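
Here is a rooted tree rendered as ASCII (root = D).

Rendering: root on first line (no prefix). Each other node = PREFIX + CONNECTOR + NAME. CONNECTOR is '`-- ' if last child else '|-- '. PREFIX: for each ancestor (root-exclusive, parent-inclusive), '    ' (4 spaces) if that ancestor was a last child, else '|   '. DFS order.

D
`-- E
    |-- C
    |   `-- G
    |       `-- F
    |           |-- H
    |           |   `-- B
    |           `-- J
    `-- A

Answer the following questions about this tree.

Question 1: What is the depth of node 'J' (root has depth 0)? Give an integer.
Answer: 5

Derivation:
Path from root to J: D -> E -> C -> G -> F -> J
Depth = number of edges = 5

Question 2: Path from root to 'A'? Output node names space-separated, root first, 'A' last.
Walk down from root: D -> E -> A

Answer: D E A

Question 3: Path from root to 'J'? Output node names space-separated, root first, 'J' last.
Walk down from root: D -> E -> C -> G -> F -> J

Answer: D E C G F J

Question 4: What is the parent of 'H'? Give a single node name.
Scan adjacency: H appears as child of F

Answer: F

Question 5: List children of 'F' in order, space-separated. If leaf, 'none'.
Answer: H J

Derivation:
Node F's children (from adjacency): H, J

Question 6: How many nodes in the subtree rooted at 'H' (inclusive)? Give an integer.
Answer: 2

Derivation:
Subtree rooted at H contains: B, H
Count = 2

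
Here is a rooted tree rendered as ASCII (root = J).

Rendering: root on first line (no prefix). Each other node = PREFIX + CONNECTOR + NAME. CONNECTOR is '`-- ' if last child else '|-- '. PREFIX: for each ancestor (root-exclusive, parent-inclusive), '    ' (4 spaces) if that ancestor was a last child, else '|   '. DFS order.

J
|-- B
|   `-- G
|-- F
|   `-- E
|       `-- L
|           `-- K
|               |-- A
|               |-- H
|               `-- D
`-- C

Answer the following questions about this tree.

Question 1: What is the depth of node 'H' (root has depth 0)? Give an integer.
Path from root to H: J -> F -> E -> L -> K -> H
Depth = number of edges = 5

Answer: 5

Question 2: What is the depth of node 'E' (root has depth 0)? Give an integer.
Answer: 2

Derivation:
Path from root to E: J -> F -> E
Depth = number of edges = 2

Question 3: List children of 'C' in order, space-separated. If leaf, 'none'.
Answer: none

Derivation:
Node C's children (from adjacency): (leaf)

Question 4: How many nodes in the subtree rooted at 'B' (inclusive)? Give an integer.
Answer: 2

Derivation:
Subtree rooted at B contains: B, G
Count = 2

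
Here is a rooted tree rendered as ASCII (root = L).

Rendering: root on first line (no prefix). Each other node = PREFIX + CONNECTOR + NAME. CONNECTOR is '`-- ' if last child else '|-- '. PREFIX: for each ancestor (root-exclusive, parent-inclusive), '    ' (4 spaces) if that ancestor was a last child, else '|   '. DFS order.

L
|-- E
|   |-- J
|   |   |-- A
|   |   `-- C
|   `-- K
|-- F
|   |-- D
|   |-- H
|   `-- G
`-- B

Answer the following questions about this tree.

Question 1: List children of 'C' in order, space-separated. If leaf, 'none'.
Node C's children (from adjacency): (leaf)

Answer: none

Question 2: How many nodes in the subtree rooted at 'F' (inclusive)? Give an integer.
Subtree rooted at F contains: D, F, G, H
Count = 4

Answer: 4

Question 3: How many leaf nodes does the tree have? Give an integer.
Leaves (nodes with no children): A, B, C, D, G, H, K

Answer: 7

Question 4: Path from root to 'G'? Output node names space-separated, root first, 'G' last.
Answer: L F G

Derivation:
Walk down from root: L -> F -> G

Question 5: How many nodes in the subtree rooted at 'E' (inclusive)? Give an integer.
Answer: 5

Derivation:
Subtree rooted at E contains: A, C, E, J, K
Count = 5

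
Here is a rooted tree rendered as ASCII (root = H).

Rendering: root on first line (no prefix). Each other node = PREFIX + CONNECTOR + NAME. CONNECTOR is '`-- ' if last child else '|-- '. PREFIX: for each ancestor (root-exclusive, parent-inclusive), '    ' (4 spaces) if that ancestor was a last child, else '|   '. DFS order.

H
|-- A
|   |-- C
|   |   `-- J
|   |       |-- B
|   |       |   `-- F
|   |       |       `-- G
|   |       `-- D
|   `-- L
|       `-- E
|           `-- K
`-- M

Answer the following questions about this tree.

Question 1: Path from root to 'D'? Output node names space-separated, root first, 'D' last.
Walk down from root: H -> A -> C -> J -> D

Answer: H A C J D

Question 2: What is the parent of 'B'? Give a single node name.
Answer: J

Derivation:
Scan adjacency: B appears as child of J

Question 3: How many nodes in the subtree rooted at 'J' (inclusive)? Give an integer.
Subtree rooted at J contains: B, D, F, G, J
Count = 5

Answer: 5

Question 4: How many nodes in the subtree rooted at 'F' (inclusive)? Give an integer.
Answer: 2

Derivation:
Subtree rooted at F contains: F, G
Count = 2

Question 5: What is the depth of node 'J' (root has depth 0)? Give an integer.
Path from root to J: H -> A -> C -> J
Depth = number of edges = 3

Answer: 3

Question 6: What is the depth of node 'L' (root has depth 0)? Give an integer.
Answer: 2

Derivation:
Path from root to L: H -> A -> L
Depth = number of edges = 2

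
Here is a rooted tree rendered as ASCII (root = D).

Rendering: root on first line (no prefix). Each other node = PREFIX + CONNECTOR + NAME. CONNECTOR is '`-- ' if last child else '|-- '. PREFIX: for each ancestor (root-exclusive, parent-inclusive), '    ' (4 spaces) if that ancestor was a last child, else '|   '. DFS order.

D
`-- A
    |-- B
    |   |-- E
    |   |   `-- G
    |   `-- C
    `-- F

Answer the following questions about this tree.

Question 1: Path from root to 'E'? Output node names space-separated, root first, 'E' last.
Answer: D A B E

Derivation:
Walk down from root: D -> A -> B -> E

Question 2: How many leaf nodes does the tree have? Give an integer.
Leaves (nodes with no children): C, F, G

Answer: 3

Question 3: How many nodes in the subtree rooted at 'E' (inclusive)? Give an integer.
Subtree rooted at E contains: E, G
Count = 2

Answer: 2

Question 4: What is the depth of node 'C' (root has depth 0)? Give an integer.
Path from root to C: D -> A -> B -> C
Depth = number of edges = 3

Answer: 3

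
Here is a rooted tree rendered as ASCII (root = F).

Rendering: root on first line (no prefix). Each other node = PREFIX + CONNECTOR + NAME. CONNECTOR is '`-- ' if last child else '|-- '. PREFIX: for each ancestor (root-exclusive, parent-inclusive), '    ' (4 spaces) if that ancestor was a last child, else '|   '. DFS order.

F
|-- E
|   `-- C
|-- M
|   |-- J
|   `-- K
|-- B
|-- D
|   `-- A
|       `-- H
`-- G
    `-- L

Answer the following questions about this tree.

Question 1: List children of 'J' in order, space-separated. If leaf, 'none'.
Answer: none

Derivation:
Node J's children (from adjacency): (leaf)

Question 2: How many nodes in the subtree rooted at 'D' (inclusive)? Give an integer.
Answer: 3

Derivation:
Subtree rooted at D contains: A, D, H
Count = 3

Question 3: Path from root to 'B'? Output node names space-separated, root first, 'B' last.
Walk down from root: F -> B

Answer: F B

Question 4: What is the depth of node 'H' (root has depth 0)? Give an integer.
Path from root to H: F -> D -> A -> H
Depth = number of edges = 3

Answer: 3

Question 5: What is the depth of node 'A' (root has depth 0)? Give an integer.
Answer: 2

Derivation:
Path from root to A: F -> D -> A
Depth = number of edges = 2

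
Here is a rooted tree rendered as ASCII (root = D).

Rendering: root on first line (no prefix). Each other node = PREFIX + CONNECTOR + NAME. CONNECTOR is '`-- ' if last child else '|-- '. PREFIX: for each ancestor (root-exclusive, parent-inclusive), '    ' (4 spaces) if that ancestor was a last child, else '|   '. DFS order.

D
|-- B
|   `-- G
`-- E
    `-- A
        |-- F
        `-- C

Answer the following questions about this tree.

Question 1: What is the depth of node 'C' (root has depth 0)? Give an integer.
Path from root to C: D -> E -> A -> C
Depth = number of edges = 3

Answer: 3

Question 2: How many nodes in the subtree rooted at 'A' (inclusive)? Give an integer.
Answer: 3

Derivation:
Subtree rooted at A contains: A, C, F
Count = 3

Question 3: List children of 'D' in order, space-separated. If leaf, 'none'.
Answer: B E

Derivation:
Node D's children (from adjacency): B, E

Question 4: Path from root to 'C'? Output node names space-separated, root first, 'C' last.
Answer: D E A C

Derivation:
Walk down from root: D -> E -> A -> C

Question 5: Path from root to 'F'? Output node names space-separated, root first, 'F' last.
Walk down from root: D -> E -> A -> F

Answer: D E A F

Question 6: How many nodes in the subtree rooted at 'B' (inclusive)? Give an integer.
Subtree rooted at B contains: B, G
Count = 2

Answer: 2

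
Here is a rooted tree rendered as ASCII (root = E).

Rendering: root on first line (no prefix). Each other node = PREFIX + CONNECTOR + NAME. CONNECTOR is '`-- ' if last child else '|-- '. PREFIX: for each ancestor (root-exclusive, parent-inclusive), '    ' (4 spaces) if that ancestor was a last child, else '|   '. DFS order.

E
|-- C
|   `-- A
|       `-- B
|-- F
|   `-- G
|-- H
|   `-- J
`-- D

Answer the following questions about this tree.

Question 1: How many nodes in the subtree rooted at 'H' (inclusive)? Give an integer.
Answer: 2

Derivation:
Subtree rooted at H contains: H, J
Count = 2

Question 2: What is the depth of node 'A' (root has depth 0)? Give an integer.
Answer: 2

Derivation:
Path from root to A: E -> C -> A
Depth = number of edges = 2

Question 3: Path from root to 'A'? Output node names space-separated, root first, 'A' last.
Answer: E C A

Derivation:
Walk down from root: E -> C -> A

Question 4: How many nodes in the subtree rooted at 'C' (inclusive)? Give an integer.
Answer: 3

Derivation:
Subtree rooted at C contains: A, B, C
Count = 3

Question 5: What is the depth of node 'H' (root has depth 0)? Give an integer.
Path from root to H: E -> H
Depth = number of edges = 1

Answer: 1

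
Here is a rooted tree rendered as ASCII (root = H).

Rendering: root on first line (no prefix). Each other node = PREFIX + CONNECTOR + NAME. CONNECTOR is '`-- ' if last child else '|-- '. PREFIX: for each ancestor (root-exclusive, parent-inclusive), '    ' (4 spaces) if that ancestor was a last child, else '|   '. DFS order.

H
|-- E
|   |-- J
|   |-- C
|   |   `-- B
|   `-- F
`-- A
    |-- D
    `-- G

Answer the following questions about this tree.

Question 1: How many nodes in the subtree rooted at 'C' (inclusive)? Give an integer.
Subtree rooted at C contains: B, C
Count = 2

Answer: 2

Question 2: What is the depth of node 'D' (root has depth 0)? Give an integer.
Answer: 2

Derivation:
Path from root to D: H -> A -> D
Depth = number of edges = 2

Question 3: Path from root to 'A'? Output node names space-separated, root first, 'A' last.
Walk down from root: H -> A

Answer: H A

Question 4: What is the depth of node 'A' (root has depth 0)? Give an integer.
Path from root to A: H -> A
Depth = number of edges = 1

Answer: 1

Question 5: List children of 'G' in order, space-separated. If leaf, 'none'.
Node G's children (from adjacency): (leaf)

Answer: none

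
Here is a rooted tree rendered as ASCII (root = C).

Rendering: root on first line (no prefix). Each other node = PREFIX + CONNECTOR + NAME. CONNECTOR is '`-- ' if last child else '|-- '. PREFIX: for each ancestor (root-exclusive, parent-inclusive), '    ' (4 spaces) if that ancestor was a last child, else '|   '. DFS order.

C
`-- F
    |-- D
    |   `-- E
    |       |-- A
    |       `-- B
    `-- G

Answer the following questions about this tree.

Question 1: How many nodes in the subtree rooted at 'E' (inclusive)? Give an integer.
Answer: 3

Derivation:
Subtree rooted at E contains: A, B, E
Count = 3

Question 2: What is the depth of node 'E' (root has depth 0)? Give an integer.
Path from root to E: C -> F -> D -> E
Depth = number of edges = 3

Answer: 3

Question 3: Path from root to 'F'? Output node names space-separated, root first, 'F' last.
Answer: C F

Derivation:
Walk down from root: C -> F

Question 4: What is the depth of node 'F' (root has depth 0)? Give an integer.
Path from root to F: C -> F
Depth = number of edges = 1

Answer: 1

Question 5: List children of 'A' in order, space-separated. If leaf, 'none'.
Answer: none

Derivation:
Node A's children (from adjacency): (leaf)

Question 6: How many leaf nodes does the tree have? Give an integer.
Leaves (nodes with no children): A, B, G

Answer: 3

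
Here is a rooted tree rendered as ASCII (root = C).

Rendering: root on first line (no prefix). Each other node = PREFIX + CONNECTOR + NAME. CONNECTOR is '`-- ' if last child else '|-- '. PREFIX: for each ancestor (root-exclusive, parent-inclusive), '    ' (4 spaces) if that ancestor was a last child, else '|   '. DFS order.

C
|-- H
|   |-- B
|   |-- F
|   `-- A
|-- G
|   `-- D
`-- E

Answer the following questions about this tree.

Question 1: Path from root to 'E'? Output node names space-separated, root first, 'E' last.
Walk down from root: C -> E

Answer: C E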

-*-

Set the material down exactly as written, starting at its first line. The line containing "Here is a rooted tree rendered as ASCII (root = J)." is the last one to include.

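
Here is a rooted tree rendered as ASCII (root = D).

Rendering: root on first line (no prefix). Each other node = PREFIX + CONNECTOR + NAME. CONNECTOR is '`-- ' if last child else '|-- '. PREFIX: for each ancestor (root-exclusive, parent-inclusive), '    ' (4 spaces) if that ancestor was a last child, else '|   '. DFS order.

D
`-- E
    |-- C
    |   `-- G
    |       `-- F
    |           |-- H
    |           |   `-- B
    |           `-- J
    `-- A

Answer the following questions about this tree.

Question 1: What is the depth of node 'J' (root has depth 0)? Give an integer.
Answer: 5

Derivation:
Path from root to J: D -> E -> C -> G -> F -> J
Depth = number of edges = 5

Question 2: Path from root to 'A'? Output node names space-separated, root first, 'A' last.
Walk down from root: D -> E -> A

Answer: D E A

Question 3: Path from root to 'J'? Output node names space-separated, root first, 'J' last.
Walk down from root: D -> E -> C -> G -> F -> J

Answer: D E C G F J

Question 4: What is the parent of 'H'? Give a single node name.
Scan adjacency: H appears as child of F

Answer: F

Question 5: List children of 'F' in order, space-separated. If leaf, 'none'.
Answer: H J

Derivation:
Node F's children (from adjacency): H, J

Question 6: How many nodes in the subtree rooted at 'H' (inclusive)? Give an integer.
Answer: 2

Derivation:
Subtree rooted at H contains: B, H
Count = 2

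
Here is a rooted tree rendered as ASCII (root = J).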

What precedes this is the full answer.